Work required: Return each entry unchanged.

Collected data:
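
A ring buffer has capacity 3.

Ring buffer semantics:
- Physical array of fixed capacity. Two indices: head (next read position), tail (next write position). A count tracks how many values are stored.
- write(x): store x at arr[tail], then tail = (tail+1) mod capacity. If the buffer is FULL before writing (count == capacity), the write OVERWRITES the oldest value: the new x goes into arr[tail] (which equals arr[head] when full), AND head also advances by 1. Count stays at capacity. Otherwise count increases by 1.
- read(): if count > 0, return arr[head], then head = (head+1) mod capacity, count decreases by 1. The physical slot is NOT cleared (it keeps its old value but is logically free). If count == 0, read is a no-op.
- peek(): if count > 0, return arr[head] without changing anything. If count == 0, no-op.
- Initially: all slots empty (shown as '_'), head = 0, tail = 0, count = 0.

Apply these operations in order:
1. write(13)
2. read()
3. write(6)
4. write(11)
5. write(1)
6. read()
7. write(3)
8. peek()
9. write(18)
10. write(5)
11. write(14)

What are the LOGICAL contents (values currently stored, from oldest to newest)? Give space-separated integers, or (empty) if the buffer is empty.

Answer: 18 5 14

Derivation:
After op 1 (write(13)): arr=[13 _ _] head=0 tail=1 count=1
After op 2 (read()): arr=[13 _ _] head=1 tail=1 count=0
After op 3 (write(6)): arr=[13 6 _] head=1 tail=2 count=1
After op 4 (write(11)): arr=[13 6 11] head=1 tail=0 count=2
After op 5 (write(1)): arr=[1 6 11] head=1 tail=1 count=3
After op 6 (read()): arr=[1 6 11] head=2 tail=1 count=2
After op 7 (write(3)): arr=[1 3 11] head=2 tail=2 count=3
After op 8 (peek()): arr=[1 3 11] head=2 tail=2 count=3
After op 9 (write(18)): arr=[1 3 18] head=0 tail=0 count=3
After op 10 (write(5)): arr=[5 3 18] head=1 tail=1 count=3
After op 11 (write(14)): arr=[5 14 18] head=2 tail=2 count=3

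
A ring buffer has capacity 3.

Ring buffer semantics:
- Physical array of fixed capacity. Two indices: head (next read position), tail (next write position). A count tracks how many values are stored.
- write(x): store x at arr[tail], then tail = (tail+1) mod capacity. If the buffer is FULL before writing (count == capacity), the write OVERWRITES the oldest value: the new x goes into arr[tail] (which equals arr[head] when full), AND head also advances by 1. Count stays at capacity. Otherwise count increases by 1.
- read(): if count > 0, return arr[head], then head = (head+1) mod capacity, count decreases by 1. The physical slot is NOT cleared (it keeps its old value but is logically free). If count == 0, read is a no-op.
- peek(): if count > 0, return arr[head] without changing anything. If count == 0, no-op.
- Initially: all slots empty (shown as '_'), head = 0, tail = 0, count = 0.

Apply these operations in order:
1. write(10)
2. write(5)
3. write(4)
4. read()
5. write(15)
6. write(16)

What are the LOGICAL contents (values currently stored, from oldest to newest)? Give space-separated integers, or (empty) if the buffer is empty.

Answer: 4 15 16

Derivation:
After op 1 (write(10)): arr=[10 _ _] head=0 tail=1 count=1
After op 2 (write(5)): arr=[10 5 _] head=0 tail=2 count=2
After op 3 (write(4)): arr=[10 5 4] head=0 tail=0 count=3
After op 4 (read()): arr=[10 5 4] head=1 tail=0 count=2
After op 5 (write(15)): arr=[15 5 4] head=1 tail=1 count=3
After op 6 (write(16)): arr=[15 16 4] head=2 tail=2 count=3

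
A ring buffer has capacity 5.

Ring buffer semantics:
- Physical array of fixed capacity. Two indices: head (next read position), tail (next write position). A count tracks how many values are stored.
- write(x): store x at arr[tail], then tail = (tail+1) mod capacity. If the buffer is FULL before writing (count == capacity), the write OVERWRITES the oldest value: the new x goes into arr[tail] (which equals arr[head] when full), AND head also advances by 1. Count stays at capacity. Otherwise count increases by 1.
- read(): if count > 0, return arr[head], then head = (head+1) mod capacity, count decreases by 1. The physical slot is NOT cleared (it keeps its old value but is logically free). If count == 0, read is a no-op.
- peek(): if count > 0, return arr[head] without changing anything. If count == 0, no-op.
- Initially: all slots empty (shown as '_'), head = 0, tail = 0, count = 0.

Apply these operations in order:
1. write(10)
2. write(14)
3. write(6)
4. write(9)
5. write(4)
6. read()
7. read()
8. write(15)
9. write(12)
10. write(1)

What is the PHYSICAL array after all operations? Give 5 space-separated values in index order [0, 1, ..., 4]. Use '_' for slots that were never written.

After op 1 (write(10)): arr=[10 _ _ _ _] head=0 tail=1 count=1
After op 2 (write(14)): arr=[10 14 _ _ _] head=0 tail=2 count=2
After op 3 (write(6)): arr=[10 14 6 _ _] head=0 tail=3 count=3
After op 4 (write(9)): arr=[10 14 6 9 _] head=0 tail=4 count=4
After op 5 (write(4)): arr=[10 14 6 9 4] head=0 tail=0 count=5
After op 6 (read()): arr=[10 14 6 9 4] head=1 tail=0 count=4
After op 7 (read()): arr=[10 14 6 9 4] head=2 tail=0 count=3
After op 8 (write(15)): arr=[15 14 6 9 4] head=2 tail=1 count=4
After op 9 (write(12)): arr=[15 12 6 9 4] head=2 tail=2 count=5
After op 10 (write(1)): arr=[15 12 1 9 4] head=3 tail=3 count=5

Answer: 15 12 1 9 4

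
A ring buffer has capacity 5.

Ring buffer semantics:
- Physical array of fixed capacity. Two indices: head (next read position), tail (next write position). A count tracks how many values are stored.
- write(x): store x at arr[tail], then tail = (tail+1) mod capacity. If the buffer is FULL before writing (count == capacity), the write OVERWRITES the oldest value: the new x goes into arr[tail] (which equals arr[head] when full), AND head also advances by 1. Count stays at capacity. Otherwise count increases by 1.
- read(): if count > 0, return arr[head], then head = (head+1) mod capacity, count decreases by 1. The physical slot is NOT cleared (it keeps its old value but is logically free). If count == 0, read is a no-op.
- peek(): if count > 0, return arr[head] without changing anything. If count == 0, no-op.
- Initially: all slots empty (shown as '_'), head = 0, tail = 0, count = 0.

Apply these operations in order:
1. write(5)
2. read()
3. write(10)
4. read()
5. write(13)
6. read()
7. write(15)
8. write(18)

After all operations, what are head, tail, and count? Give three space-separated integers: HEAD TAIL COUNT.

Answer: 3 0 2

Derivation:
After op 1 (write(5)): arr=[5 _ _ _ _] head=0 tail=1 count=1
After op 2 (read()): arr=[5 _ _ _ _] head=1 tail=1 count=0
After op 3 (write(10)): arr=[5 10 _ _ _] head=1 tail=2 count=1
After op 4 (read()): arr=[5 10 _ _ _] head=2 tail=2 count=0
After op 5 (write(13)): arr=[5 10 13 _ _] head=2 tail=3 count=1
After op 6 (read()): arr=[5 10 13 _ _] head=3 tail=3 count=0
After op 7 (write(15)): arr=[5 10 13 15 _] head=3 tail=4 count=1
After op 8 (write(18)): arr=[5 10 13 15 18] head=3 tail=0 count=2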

The completed task:
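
A ring buffer has capacity 3.

Ring buffer semantics:
- Physical array of fixed capacity. Two indices: head (next read position), tail (next write position). A count tracks how many values are stored.
- write(x): store x at arr[tail], then tail = (tail+1) mod capacity. If the buffer is FULL before writing (count == capacity), the write OVERWRITES the oldest value: the new x goes into arr[tail] (which equals arr[head] when full), AND head also advances by 1. Count stays at capacity. Otherwise count increases by 1.
- read(): if count > 0, return arr[head], then head = (head+1) mod capacity, count decreases by 1. The physical slot is NOT cleared (it keeps its old value but is logically free). If count == 0, read is a no-op.
- peek(): if count > 0, return arr[head] without changing anything. If count == 0, no-op.
- Initially: all slots empty (shown as '_'), head = 0, tail = 0, count = 0.

Apply these operations in order:
1. write(13)
2. read()
3. write(6)
4. write(11)
5. write(1)
6. read()
7. write(3)
8. peek()
9. write(18)
10. write(5)
11. write(14)

What are the LOGICAL contents (values currently stored, from oldest to newest)? Give space-separated integers, or (empty) if the buffer is empty.

Answer: 18 5 14

Derivation:
After op 1 (write(13)): arr=[13 _ _] head=0 tail=1 count=1
After op 2 (read()): arr=[13 _ _] head=1 tail=1 count=0
After op 3 (write(6)): arr=[13 6 _] head=1 tail=2 count=1
After op 4 (write(11)): arr=[13 6 11] head=1 tail=0 count=2
After op 5 (write(1)): arr=[1 6 11] head=1 tail=1 count=3
After op 6 (read()): arr=[1 6 11] head=2 tail=1 count=2
After op 7 (write(3)): arr=[1 3 11] head=2 tail=2 count=3
After op 8 (peek()): arr=[1 3 11] head=2 tail=2 count=3
After op 9 (write(18)): arr=[1 3 18] head=0 tail=0 count=3
After op 10 (write(5)): arr=[5 3 18] head=1 tail=1 count=3
After op 11 (write(14)): arr=[5 14 18] head=2 tail=2 count=3

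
A ring buffer has capacity 3.

Ring buffer semantics:
- Physical array of fixed capacity. Two indices: head (next read position), tail (next write position). A count tracks how many values are stored.
- write(x): store x at arr[tail], then tail = (tail+1) mod capacity. If the buffer is FULL before writing (count == capacity), the write OVERWRITES the oldest value: the new x goes into arr[tail] (which equals arr[head] when full), AND head also advances by 1. Count stays at capacity. Otherwise count increases by 1.
- read(): if count > 0, return arr[head], then head = (head+1) mod capacity, count decreases by 1. The physical slot is NOT cleared (it keeps its old value but is logically free). If count == 0, read is a no-op.
- peek(): if count > 0, return arr[head] without changing anything. If count == 0, no-op.
- Initially: all slots empty (shown as '_'), head = 0, tail = 0, count = 0.

Apply these operations in order:
1. write(10)
2. write(5)
3. write(4)
4. read()
5. write(15)
6. write(16)

What are the LOGICAL contents (values currently stored, from oldest to newest)? Give space-separated integers, or (empty) if the buffer is empty.

Answer: 4 15 16

Derivation:
After op 1 (write(10)): arr=[10 _ _] head=0 tail=1 count=1
After op 2 (write(5)): arr=[10 5 _] head=0 tail=2 count=2
After op 3 (write(4)): arr=[10 5 4] head=0 tail=0 count=3
After op 4 (read()): arr=[10 5 4] head=1 tail=0 count=2
After op 5 (write(15)): arr=[15 5 4] head=1 tail=1 count=3
After op 6 (write(16)): arr=[15 16 4] head=2 tail=2 count=3

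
A ring buffer has capacity 5.

Ring buffer semantics:
- Physical array of fixed capacity. Two indices: head (next read position), tail (next write position). A count tracks how many values are stored.
- write(x): store x at arr[tail], then tail = (tail+1) mod capacity. If the buffer is FULL before writing (count == capacity), the write OVERWRITES the oldest value: the new x goes into arr[tail] (which equals arr[head] when full), AND head also advances by 1. Count stays at capacity. Otherwise count increases by 1.
- read(): if count > 0, return arr[head], then head = (head+1) mod capacity, count decreases by 1. The physical slot is NOT cleared (it keeps its old value but is logically free). If count == 0, read is a no-op.
- peek(): if count > 0, return arr[head] without changing anything. If count == 0, no-op.
- Initially: all slots empty (shown as '_'), head = 0, tail = 0, count = 0.

Apply these operations in order:
1. write(10)
2. write(14)
3. write(6)
4. write(9)
5. write(4)
6. read()
7. read()
8. write(15)
9. write(12)
10. write(1)

What is the PHYSICAL array after all operations? Give 5 space-separated values in index order [0, 1, ..., 4]. Use '_' for slots that were never written.

After op 1 (write(10)): arr=[10 _ _ _ _] head=0 tail=1 count=1
After op 2 (write(14)): arr=[10 14 _ _ _] head=0 tail=2 count=2
After op 3 (write(6)): arr=[10 14 6 _ _] head=0 tail=3 count=3
After op 4 (write(9)): arr=[10 14 6 9 _] head=0 tail=4 count=4
After op 5 (write(4)): arr=[10 14 6 9 4] head=0 tail=0 count=5
After op 6 (read()): arr=[10 14 6 9 4] head=1 tail=0 count=4
After op 7 (read()): arr=[10 14 6 9 4] head=2 tail=0 count=3
After op 8 (write(15)): arr=[15 14 6 9 4] head=2 tail=1 count=4
After op 9 (write(12)): arr=[15 12 6 9 4] head=2 tail=2 count=5
After op 10 (write(1)): arr=[15 12 1 9 4] head=3 tail=3 count=5

Answer: 15 12 1 9 4

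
A ring buffer has capacity 5.

Ring buffer semantics:
- Physical array of fixed capacity. Two indices: head (next read position), tail (next write position). A count tracks how many values are stored.
- write(x): store x at arr[tail], then tail = (tail+1) mod capacity. If the buffer is FULL before writing (count == capacity), the write OVERWRITES the oldest value: the new x goes into arr[tail] (which equals arr[head] when full), AND head also advances by 1. Count stays at capacity. Otherwise count increases by 1.
- read(): if count > 0, return arr[head], then head = (head+1) mod capacity, count decreases by 1. The physical slot is NOT cleared (it keeps its old value but is logically free). If count == 0, read is a no-op.
- peek(): if count > 0, return arr[head] without changing anything. If count == 0, no-op.
- Initially: all slots empty (shown as '_'), head = 0, tail = 0, count = 0.

Apply these operations in order:
1. write(5)
2. read()
3. write(10)
4. read()
5. write(13)
6. read()
7. write(15)
8. write(18)

After all operations, what are head, tail, and count? Give three space-separated integers: HEAD TAIL COUNT.

Answer: 3 0 2

Derivation:
After op 1 (write(5)): arr=[5 _ _ _ _] head=0 tail=1 count=1
After op 2 (read()): arr=[5 _ _ _ _] head=1 tail=1 count=0
After op 3 (write(10)): arr=[5 10 _ _ _] head=1 tail=2 count=1
After op 4 (read()): arr=[5 10 _ _ _] head=2 tail=2 count=0
After op 5 (write(13)): arr=[5 10 13 _ _] head=2 tail=3 count=1
After op 6 (read()): arr=[5 10 13 _ _] head=3 tail=3 count=0
After op 7 (write(15)): arr=[5 10 13 15 _] head=3 tail=4 count=1
After op 8 (write(18)): arr=[5 10 13 15 18] head=3 tail=0 count=2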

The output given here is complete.